• [Records supplied]
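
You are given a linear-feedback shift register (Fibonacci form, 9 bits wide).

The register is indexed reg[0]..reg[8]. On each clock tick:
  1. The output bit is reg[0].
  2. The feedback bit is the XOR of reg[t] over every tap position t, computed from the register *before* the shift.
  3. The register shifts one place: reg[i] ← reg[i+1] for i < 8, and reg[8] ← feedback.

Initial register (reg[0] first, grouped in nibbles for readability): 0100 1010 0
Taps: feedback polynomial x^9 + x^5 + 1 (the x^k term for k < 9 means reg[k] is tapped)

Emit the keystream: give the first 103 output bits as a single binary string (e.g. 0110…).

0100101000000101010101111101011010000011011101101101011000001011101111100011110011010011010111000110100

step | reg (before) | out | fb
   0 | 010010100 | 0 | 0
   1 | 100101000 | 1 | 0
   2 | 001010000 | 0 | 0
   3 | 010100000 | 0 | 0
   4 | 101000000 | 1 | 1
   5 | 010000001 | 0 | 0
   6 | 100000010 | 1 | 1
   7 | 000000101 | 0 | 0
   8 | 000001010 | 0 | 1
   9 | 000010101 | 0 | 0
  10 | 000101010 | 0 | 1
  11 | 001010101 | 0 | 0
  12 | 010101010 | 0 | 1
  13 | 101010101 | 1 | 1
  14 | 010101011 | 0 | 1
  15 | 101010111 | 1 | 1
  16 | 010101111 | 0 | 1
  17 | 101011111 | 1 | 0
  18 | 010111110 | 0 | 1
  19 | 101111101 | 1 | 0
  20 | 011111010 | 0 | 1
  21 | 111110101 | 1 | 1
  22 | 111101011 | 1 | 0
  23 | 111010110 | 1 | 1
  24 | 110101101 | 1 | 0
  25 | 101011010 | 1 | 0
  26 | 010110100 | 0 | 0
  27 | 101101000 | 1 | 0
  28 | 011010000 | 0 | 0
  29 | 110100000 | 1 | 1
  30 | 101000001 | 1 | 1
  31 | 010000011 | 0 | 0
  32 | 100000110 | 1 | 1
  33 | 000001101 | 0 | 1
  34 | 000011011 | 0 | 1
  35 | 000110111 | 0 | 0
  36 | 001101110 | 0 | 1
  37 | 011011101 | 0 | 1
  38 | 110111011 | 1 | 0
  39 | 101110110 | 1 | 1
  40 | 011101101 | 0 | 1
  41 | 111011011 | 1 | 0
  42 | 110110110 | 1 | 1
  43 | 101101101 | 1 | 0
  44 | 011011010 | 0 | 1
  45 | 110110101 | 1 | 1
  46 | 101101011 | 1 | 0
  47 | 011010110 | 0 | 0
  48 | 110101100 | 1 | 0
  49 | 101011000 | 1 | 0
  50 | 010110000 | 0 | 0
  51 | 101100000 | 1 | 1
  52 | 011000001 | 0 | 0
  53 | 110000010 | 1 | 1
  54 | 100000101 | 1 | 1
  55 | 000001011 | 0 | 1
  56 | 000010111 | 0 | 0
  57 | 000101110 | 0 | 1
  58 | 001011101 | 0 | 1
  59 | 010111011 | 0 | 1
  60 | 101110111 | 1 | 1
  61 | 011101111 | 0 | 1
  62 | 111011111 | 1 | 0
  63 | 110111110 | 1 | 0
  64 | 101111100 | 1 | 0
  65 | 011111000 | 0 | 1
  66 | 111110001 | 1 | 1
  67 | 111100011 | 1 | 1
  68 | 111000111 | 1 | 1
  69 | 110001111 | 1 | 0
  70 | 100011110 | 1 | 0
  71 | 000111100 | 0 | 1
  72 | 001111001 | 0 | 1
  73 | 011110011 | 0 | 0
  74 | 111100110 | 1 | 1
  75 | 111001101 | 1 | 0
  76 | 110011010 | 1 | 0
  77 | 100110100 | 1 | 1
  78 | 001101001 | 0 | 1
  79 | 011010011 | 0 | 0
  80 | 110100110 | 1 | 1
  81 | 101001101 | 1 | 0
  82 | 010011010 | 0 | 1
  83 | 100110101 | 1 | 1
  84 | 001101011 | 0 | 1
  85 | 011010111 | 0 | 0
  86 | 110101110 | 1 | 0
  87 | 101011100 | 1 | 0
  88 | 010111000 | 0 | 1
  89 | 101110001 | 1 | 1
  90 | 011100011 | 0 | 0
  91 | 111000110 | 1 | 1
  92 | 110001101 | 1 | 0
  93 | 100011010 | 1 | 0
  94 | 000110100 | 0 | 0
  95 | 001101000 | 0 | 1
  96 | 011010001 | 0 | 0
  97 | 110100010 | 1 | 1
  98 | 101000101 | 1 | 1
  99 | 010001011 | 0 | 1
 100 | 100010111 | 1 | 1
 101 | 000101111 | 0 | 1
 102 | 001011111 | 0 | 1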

• [The problem]
Repeat the lines above exactly.

• [Task answer]
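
You are given a linear-feedback shift register (Fibonacci form, 9 bits wide).

The register is indexed reg[0]..reg[8]. On each clock tick:
  1. The output bit is reg[0].
  2. The feedback bit is the XOR of reg[t] over every tap position t, computed from the register *before* the shift.
  3. The register shifts one place: reg[i] ← reg[i+1] for i < 8, and reg[8] ← feedback.

Initial register (reg[0] first, grouped in nibbles for readability): 0100 1010 0
Taps: feedback polynomial x^9 + x^5 + 1 (the x^k term for k < 9 means reg[k] is tapped)

Emit the keystream: give the first 103 output bits as a single binary string (e.g. 0110…).

0100101000000101010101111101011010000011011101101101011000001011101111100011110011010011010111000110100

step | reg (before) | out | fb
   0 | 010010100 | 0 | 0
   1 | 100101000 | 1 | 0
   2 | 001010000 | 0 | 0
   3 | 010100000 | 0 | 0
   4 | 101000000 | 1 | 1
   5 | 010000001 | 0 | 0
   6 | 100000010 | 1 | 1
   7 | 000000101 | 0 | 0
   8 | 000001010 | 0 | 1
   9 | 000010101 | 0 | 0
  10 | 000101010 | 0 | 1
  11 | 001010101 | 0 | 0
  12 | 010101010 | 0 | 1
  13 | 101010101 | 1 | 1
  14 | 010101011 | 0 | 1
  15 | 101010111 | 1 | 1
  16 | 010101111 | 0 | 1
  17 | 101011111 | 1 | 0
  18 | 010111110 | 0 | 1
  19 | 101111101 | 1 | 0
  20 | 011111010 | 0 | 1
  21 | 111110101 | 1 | 1
  22 | 111101011 | 1 | 0
  23 | 111010110 | 1 | 1
  24 | 110101101 | 1 | 0
  25 | 101011010 | 1 | 0
  26 | 010110100 | 0 | 0
  27 | 101101000 | 1 | 0
  28 | 011010000 | 0 | 0
  29 | 110100000 | 1 | 1
  30 | 101000001 | 1 | 1
  31 | 010000011 | 0 | 0
  32 | 100000110 | 1 | 1
  33 | 000001101 | 0 | 1
  34 | 000011011 | 0 | 1
  35 | 000110111 | 0 | 0
  36 | 001101110 | 0 | 1
  37 | 011011101 | 0 | 1
  38 | 110111011 | 1 | 0
  39 | 101110110 | 1 | 1
  40 | 011101101 | 0 | 1
  41 | 111011011 | 1 | 0
  42 | 110110110 | 1 | 1
  43 | 101101101 | 1 | 0
  44 | 011011010 | 0 | 1
  45 | 110110101 | 1 | 1
  46 | 101101011 | 1 | 0
  47 | 011010110 | 0 | 0
  48 | 110101100 | 1 | 0
  49 | 101011000 | 1 | 0
  50 | 010110000 | 0 | 0
  51 | 101100000 | 1 | 1
  52 | 011000001 | 0 | 0
  53 | 110000010 | 1 | 1
  54 | 100000101 | 1 | 1
  55 | 000001011 | 0 | 1
  56 | 000010111 | 0 | 0
  57 | 000101110 | 0 | 1
  58 | 001011101 | 0 | 1
  59 | 010111011 | 0 | 1
  60 | 101110111 | 1 | 1
  61 | 011101111 | 0 | 1
  62 | 111011111 | 1 | 0
  63 | 110111110 | 1 | 0
  64 | 101111100 | 1 | 0
  65 | 011111000 | 0 | 1
  66 | 111110001 | 1 | 1
  67 | 111100011 | 1 | 1
  68 | 111000111 | 1 | 1
  69 | 110001111 | 1 | 0
  70 | 100011110 | 1 | 0
  71 | 000111100 | 0 | 1
  72 | 001111001 | 0 | 1
  73 | 011110011 | 0 | 0
  74 | 111100110 | 1 | 1
  75 | 111001101 | 1 | 0
  76 | 110011010 | 1 | 0
  77 | 100110100 | 1 | 1
  78 | 001101001 | 0 | 1
  79 | 011010011 | 0 | 0
  80 | 110100110 | 1 | 1
  81 | 101001101 | 1 | 0
  82 | 010011010 | 0 | 1
  83 | 100110101 | 1 | 1
  84 | 001101011 | 0 | 1
  85 | 011010111 | 0 | 0
  86 | 110101110 | 1 | 0
  87 | 101011100 | 1 | 0
  88 | 010111000 | 0 | 1
  89 | 101110001 | 1 | 1
  90 | 011100011 | 0 | 0
  91 | 111000110 | 1 | 1
  92 | 110001101 | 1 | 0
  93 | 100011010 | 1 | 0
  94 | 000110100 | 0 | 0
  95 | 001101000 | 0 | 1
  96 | 011010001 | 0 | 0
  97 | 110100010 | 1 | 1
  98 | 101000101 | 1 | 1
  99 | 010001011 | 0 | 1
 100 | 100010111 | 1 | 1
 101 | 000101111 | 0 | 1
 102 | 001011111 | 0 | 1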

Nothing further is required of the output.